◆ **Required work**
Your answer needs to include each line of the records in which the string "These" can be found.

◆ **Entries supplied**
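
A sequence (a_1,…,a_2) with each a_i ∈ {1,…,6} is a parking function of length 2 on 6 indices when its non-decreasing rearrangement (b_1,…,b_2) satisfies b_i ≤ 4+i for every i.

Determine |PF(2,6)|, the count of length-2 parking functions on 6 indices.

Count = (6+1−2)·(6+1)^{2−1} = 5 · 7 = 35 (Pollak)
Example (1,3) → sorted (1,3): b_i ≤ 4+i ∀i, a PF.

35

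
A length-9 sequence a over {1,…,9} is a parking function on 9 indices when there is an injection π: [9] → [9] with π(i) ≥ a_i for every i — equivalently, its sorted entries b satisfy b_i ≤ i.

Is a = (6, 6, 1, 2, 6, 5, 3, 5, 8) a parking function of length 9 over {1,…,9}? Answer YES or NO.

NO

Sorted: b = (1, 2, 3, 5, 5, 6, 6, 6, 8).
  b_1=1 ≤ 1
  b_2=2 ≤ 2
  b_3=3 ≤ 3
  b_4=5 > 4
  fails at i=4 ⇒ NO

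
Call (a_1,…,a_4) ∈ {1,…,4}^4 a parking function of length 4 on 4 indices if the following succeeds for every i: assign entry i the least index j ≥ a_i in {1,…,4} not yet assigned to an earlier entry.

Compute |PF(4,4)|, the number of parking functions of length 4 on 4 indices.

125

|PF(4,4)| = (4+1−4)·(4+1)^{4−1} = 1·125 = 125 (Pollak)
E.g. (3,1,2,3) → sorted (1,2,3,3): b_i ≤ i ∀i, a PF.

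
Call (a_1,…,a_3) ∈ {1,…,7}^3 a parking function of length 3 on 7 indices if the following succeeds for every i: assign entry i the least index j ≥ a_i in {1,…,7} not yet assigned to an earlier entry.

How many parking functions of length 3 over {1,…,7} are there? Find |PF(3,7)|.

|PF(3,7)| = (7+1−3)·(7+1)^{3−1} = 5×64 = 320 (Konheim–Weiss)
Check (6,3,6) → sorted (3,6,6): b_i ≤ 4+i ∀i, a PF.

320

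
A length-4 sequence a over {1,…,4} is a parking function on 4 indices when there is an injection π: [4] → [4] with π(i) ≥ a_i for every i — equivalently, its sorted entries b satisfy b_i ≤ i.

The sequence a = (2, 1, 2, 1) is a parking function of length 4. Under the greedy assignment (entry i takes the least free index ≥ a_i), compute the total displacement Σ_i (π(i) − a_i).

4

Σπ = 10 ({1..4} each once); Σa = 2+1+2+1 = 6; disp = 10−6 = 4.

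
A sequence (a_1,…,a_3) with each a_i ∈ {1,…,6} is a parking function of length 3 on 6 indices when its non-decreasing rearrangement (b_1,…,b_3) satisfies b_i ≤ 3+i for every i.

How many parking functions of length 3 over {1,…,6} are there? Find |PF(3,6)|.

|PF(3,6)| = (7−3)·7^(3−1) = 4·49 = 196
E.g. (6,5,1) → sorted (1,5,6): b_i ≤ 3+i ∀i, a PF.

196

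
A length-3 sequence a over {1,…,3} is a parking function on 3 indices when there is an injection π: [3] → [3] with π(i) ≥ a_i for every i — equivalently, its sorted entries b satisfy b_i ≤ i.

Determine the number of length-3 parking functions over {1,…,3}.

16

|PF(3,3)| = 1·4^2 = 1×16 = 16 (Pollak)
Check (1,1,1) → sorted (1,1,1): b_i ≤ i ∀i, a PF.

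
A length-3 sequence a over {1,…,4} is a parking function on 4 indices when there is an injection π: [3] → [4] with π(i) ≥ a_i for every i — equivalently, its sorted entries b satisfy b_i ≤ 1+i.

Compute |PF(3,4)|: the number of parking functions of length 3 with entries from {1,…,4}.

Count = (5−3)·5^(3−1) = 2 · 25 = 50 (Pollak)
Example (1,3,3) → sorted (1,3,3): b_i ≤ 1+i ∀i, a PF.

50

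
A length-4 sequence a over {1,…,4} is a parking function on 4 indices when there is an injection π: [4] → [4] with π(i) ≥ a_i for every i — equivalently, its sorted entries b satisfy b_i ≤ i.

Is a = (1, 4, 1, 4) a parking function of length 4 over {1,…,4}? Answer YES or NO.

Order a: b = (1, 1, 4, 4).
  b_1=1 ≤ 1
  b_2=1 ≤ 2
  b_3=4 > 3
  fails at i=3 ⇒ NO

NO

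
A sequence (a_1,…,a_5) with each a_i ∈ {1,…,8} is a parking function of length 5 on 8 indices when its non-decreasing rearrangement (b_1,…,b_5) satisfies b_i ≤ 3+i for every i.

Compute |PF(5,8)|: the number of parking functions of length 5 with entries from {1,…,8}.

26244

|PF| = (9−5)·9^(5−1) = 4×6561 = 26244
Check (4,2,4,6,5) → sorted (2,4,4,5,6): b_i ≤ 3+i ∀i, a PF.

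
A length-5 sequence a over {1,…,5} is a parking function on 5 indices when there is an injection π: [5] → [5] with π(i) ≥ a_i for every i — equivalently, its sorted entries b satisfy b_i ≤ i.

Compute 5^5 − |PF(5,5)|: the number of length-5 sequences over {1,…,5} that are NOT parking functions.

Count = (5−5+1)·(5+1)^(5−1) = 1·1296 = 1296 (Pollak)
Check (4,4,3,4,5) → sorted (3,4,4,4,5): b_1=3>1, not a PF.
Total 3125; non-PF = 3125−1296 = 1829

1829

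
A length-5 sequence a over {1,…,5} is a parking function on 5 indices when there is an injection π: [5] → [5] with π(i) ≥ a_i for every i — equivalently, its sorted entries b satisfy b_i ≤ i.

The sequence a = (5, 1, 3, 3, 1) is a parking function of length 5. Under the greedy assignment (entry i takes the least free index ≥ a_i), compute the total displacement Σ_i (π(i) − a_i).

2

Σπ = 15 ({1..5} each once); Σa = 5+1+3+3+1 = 13; disp = 15−13 = 2.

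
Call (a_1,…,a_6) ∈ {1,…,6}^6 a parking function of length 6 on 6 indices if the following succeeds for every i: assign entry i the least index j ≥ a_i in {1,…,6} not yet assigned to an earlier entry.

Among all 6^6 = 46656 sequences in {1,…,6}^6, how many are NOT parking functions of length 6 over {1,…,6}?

#PF = 1·7^5 = 1·16807 = 16807 [KW]
One tuple (6,4,5,6,4,5) → sorted (4,4,5,5,6,6): b_1=4>1, not a PF.
Total 46656; non-PF = 46656−16807 = 29849

29849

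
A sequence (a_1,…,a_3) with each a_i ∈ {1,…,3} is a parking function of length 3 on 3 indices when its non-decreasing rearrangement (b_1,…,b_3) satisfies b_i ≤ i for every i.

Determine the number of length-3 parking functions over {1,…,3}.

16

|PF| = (3+1−3)·(3+1)^{3−1} = 1 · 16 = 16 [KW]
One tuple (2,1,1) → sorted (1,1,2): b_i ≤ i ∀i, a PF.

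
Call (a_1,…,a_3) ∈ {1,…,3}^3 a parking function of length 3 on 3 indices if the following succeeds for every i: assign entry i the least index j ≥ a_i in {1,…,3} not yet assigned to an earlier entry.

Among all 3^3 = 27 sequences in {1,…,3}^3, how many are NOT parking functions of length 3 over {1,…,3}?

|PF(3,3)| = (4−3)·4^(3−1) = 1 · 16 = 16 (Pollak)
One tuple (3,2,3) → sorted (2,3,3): b_1=2>1, not a PF.
3^3 − 16 = 27 − 16 = 11

11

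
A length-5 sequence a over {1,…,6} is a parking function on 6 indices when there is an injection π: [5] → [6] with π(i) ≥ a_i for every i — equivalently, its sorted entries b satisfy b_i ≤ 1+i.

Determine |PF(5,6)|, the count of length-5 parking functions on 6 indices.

4802

Count = (6−5+1)·(6+1)^(5−1) = 2×2401 = 4802 (Konheim–Weiss)
Check (1,5,5,1,4) → sorted (1,1,4,5,5): b_i ≤ 1+i ∀i, a PF.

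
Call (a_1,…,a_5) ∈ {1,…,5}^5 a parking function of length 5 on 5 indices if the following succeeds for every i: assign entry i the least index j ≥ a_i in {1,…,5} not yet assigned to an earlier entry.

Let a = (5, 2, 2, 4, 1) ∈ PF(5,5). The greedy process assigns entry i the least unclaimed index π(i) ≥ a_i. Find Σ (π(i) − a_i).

1

Σπ = 15 ({1..5} each once); Σa = 5+2+2+4+1 = 14; disp = 15−14 = 1.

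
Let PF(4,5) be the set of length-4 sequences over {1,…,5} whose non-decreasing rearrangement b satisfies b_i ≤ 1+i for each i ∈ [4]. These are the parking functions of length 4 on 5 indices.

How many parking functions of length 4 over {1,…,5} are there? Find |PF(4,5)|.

Count = 2·6^3 = 2×216 = 432 [KW]
Check (2,5,1,1) → sorted (1,1,2,5): b_i ≤ 1+i ∀i, a PF.

432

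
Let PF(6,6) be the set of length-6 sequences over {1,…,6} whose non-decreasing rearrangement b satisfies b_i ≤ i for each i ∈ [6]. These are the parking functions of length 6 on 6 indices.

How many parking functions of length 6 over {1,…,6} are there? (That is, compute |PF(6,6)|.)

|PF(6,6)| = (6+1−6)·(6+1)^{6−1} = 1·16807 = 16807 [KW]
Example (2,3,2,4,6,1) → sorted (1,2,2,3,4,6): b_i ≤ i ∀i, a PF.

16807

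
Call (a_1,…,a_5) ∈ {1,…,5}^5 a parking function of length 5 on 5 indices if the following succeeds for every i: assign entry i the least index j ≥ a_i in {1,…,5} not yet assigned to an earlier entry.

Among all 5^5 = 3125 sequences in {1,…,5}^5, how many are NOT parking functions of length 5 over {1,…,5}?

1829

|PF| = (6−5)·6^(5−1) = 1 · 1296 = 1296 [KW]
Example (5,5,5,2,4) → sorted (2,4,5,5,5): b_1=2>1, not a PF.
Total 3125; non-PF = 3125−1296 = 1829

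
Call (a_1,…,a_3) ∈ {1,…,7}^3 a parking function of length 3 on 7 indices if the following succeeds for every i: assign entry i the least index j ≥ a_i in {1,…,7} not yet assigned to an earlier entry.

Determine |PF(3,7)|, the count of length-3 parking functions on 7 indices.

#PF = (7−3+1)·(7+1)^(3−1) = 5×64 = 320 [KW]
One tuple (7,2,6) → sorted (2,6,7): b_i ≤ 4+i ∀i, a PF.

320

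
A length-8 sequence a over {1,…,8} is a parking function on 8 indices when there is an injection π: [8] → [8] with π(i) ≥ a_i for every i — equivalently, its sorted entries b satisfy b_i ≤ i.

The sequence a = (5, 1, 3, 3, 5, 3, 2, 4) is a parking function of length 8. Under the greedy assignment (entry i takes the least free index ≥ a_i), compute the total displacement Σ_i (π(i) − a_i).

10

Σπ = 36 ({1..8} each once); Σa = 5+1+3+3+5+3+2+4 = 26; disp = 36−26 = 10.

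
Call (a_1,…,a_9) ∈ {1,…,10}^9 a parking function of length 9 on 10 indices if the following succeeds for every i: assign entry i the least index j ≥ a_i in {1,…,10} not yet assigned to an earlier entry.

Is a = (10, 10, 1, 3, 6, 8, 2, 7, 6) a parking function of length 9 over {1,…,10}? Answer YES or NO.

NO

Order a: b = (1, 2, 3, 6, 6, 7, 8, 10, 10).
  b_1=1 ≤ 2
  b_2=2 ≤ 3
  b_3=3 ≤ 4
  b_4=6 > 5
  fails at i=4 ⇒ NO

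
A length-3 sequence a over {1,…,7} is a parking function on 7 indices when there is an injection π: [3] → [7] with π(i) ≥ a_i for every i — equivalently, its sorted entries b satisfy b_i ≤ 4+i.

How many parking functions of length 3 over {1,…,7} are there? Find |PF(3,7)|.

Count = 5·8^2 = 5×64 = 320 (Konheim–Weiss)
One tuple (3,7,1) → sorted (1,3,7): b_i ≤ 4+i ∀i, a PF.

320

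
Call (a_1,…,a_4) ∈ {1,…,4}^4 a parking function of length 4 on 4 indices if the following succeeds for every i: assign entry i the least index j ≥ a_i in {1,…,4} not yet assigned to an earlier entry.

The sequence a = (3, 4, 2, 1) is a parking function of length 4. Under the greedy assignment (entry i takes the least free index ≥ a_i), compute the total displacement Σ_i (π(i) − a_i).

0

Σπ = 4·5/2 = 10 (π permutes [4]); Σa = 3+4+2+1 = 10; disp = 10−10 = 0.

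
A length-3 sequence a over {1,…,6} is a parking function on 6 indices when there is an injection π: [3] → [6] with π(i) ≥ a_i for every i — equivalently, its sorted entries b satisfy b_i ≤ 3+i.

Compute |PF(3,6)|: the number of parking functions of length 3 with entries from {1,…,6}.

Count = (7−3)·7^(3−1) = 4×49 = 196 [KW]
Example (2,5,1) → sorted (1,2,5): b_i ≤ 3+i ∀i, a PF.

196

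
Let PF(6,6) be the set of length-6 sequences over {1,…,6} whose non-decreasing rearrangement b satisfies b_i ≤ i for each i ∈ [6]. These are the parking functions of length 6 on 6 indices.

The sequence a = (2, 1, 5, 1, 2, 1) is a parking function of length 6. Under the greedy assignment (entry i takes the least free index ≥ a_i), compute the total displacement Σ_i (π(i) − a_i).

9

Σπ = 6·7/2 = 21 (π permutes [6]); Σa = 2+1+5+1+2+1 = 12; disp = 21−12 = 9.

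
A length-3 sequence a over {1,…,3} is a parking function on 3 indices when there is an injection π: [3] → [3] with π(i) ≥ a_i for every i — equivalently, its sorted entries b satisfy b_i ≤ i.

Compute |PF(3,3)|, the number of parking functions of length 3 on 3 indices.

16

|PF(3,3)| = (3+1−3)·(3+1)^{3−1} = 1×16 = 16 (Pollak)
E.g. (1,3,2) → sorted (1,2,3): b_i ≤ i ∀i, a PF.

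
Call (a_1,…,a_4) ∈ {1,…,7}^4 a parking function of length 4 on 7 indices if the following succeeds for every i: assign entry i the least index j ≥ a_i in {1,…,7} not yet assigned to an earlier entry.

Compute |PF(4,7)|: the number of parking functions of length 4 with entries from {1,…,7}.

2048

|PF| = (7+1−4)·(7+1)^{4−1} = 4·512 = 2048 [KW]
E.g. (3,5,7,3) → sorted (3,3,5,7): b_i ≤ 3+i ∀i, a PF.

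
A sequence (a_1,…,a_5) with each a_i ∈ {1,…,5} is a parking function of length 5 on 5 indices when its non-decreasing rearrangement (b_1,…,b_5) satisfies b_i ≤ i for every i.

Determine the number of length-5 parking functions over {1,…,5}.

1296

|PF(5,5)| = (5−5+1)·(5+1)^(5−1) = 1 · 1296 = 1296 [KW]
Example (1,5,3,2,3) → sorted (1,2,3,3,5): b_i ≤ i ∀i, a PF.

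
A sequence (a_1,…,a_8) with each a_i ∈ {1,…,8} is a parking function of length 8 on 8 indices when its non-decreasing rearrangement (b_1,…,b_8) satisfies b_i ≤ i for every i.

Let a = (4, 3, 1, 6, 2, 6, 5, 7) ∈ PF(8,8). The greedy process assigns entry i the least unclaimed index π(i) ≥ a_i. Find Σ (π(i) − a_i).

2

Σπ(i) = 1+…+8 = 36; Σa = 4+3+1+6+2+6+5+7 = 34; disp = 36−34 = 2.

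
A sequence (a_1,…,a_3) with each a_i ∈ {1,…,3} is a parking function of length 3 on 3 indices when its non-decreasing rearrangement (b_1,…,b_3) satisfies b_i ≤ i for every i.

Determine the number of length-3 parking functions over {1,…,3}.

|PF(3,3)| = (4−3)·4^(3−1) = 1 · 16 = 16 (Konheim–Weiss)
E.g. (1,2,2) → sorted (1,2,2): b_i ≤ i ∀i, a PF.

16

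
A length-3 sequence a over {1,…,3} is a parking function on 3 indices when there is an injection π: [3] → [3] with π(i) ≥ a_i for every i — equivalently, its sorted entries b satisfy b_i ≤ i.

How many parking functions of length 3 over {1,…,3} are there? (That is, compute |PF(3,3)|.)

Count = (3−3+1)·(3+1)^(3−1) = 1·16 = 16 (Konheim–Weiss)
Example (2,1,3) → sorted (1,2,3): b_i ≤ i ∀i, a PF.

16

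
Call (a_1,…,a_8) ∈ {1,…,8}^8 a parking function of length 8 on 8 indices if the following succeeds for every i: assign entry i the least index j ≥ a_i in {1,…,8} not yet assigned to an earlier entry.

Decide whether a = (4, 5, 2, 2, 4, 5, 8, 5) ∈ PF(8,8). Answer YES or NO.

NO

Order a: b = (2, 2, 4, 4, 5, 5, 5, 8).
  b_1=2 > 1
  fails at i=1 ⇒ NO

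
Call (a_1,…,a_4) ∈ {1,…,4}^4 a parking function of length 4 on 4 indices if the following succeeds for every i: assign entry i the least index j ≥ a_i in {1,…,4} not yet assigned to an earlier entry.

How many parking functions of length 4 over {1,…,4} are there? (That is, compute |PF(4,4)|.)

125

#PF = (5−4)·5^(4−1) = 1 · 125 = 125 (Pollak)
E.g. (2,3,4,1) → sorted (1,2,3,4): b_i ≤ i ∀i, a PF.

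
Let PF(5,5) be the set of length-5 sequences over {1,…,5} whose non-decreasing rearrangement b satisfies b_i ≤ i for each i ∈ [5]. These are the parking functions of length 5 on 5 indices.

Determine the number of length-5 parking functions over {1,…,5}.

Count = 1·6^4 = 1·1296 = 1296 [KW]
Example (1,3,2,4,5) → sorted (1,2,3,4,5): b_i ≤ i ∀i, a PF.

1296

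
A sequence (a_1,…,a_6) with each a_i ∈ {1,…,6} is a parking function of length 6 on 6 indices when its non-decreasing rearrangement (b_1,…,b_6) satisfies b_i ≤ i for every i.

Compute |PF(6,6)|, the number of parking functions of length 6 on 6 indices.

Count = 1·7^5 = 1·16807 = 16807 (Konheim–Weiss)
Check (1,1,4,5,1,4) → sorted (1,1,1,4,4,5): b_i ≤ i ∀i, a PF.

16807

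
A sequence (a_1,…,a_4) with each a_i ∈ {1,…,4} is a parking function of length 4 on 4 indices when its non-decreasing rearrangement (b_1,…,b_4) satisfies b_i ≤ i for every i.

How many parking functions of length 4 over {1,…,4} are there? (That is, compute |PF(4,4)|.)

125

|PF| = (4+1−4)·(4+1)^{4−1} = 1×125 = 125 [KW]
Example (2,4,1,2) → sorted (1,2,2,4): b_i ≤ i ∀i, a PF.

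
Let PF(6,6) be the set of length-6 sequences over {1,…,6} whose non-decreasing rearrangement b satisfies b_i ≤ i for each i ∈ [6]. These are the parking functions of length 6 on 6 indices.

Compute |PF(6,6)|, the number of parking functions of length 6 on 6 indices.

Count = (6+1−6)·(6+1)^{6−1} = 1 · 16807 = 16807 (Pollak)
E.g. (4,1,1,5,3,4) → sorted (1,1,3,4,4,5): b_i ≤ i ∀i, a PF.

16807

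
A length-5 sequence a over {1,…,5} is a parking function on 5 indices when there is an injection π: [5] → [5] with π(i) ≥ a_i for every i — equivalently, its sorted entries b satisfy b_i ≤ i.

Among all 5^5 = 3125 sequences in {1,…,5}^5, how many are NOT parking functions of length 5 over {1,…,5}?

#PF = (5−5+1)·(5+1)^(5−1) = 1 · 1296 = 1296
Check (5,4,4,4,1) → sorted (1,4,4,4,5): b_2=4>2, not a PF.
So 3125 − 1296 = 1829 fail.

1829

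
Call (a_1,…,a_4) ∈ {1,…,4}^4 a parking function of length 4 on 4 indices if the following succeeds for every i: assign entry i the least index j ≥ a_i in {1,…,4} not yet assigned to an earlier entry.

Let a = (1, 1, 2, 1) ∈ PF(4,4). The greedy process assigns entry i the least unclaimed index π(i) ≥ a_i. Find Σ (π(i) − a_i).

Σπ = 10 ({1..4} each once); Σa = 1+1+2+1 = 5; disp = 10−5 = 5.

5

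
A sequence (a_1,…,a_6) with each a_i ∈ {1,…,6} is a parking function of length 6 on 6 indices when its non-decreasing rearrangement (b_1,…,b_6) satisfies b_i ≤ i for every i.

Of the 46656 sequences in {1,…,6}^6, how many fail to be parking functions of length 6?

29849

Count = (7−6)·7^(6−1) = 1×16807 = 16807 [KW]
One tuple (1,6,4,1,4,6) → sorted (1,1,4,4,6,6): b_3=4>3, not a PF.
6^6 − 16807 = 46656 − 16807 = 29849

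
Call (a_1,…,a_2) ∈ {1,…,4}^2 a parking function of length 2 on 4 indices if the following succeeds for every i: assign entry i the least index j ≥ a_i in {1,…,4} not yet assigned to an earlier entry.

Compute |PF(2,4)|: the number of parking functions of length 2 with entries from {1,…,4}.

15

Count = (4+1−2)·(4+1)^{2−1} = 3 · 5 = 15
E.g. (4,1) → sorted (1,4): b_i ≤ 2+i ∀i, a PF.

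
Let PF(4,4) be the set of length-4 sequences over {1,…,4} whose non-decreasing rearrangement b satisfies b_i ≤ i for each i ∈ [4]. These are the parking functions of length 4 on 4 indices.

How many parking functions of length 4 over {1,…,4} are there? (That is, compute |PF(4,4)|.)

125

Count = 1·5^3 = 1×125 = 125 (Konheim–Weiss)
Check (1,3,2,3) → sorted (1,2,3,3): b_i ≤ i ∀i, a PF.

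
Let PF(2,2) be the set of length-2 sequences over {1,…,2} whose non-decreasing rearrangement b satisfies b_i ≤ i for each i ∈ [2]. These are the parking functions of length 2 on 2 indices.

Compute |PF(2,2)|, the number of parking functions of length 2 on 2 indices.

#PF = (2+1−2)·(2+1)^{2−1} = 1×3 = 3 (Pollak)
Example (2,1) → sorted (1,2): b_i ≤ i ∀i, a PF.

3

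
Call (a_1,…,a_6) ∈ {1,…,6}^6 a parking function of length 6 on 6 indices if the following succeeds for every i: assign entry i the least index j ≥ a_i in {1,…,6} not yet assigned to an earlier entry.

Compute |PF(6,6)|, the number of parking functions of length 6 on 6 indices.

#PF = (6−6+1)·(6+1)^(6−1) = 1·16807 = 16807 (Pollak)
One tuple (4,1,1,3,2,3) → sorted (1,1,2,3,3,4): b_i ≤ i ∀i, a PF.

16807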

◆ **Task output**
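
Let PF(4,5) be the set of length-4 sequences over {1,…,5} whose non-decreasing rearrangement b satisfies b_i ≤ 1+i for each i ∈ [4]. These are the parking functions of length 4 on 5 indices.
Let PF(6,6) be the set of length-6 sequences over {1,…,6} whose non-decreasing rearrangement b satisfies b_i ≤ i for each i ∈ [6]. These are the parking functions of length 6 on 6 indices.
Let PF(6,6) be the set of length-6 sequences over {1,…,6} whose non-decreasing rearrangement b satisfies b_i ≤ i for each i ∈ [6]. These are the parking functions of length 6 on 6 indices.
Let PF(5,5) be the set of length-5 sequences over {1,…,5} whose non-decreasing rearrangement b satisfies b_i ≤ i for each i ∈ [5]. These are the parking functions of length 5 on 5 indices.
Let PF(6,6) be the set of length-6 sequences over {1,…,6} whose non-decreasing rearrangement b satisfies b_i ≤ i for each i ∈ [6]. These are the parking functions of length 6 on 6 indices.
Let PF(4,4) be the set of length-4 sequences over {1,…,4} whose non-decreasing rearrangement b satisfies b_i ≤ i for each i ∈ [4]. These are the parking functions of length 4 on 4 indices.
Let PF(2,2) be the set of length-2 sequences over {1,…,2} whose non-decreasing rearrangement b satisfies b_i ≤ i for each i ∈ [2]. These are the parking functions of length 2 on 2 indices.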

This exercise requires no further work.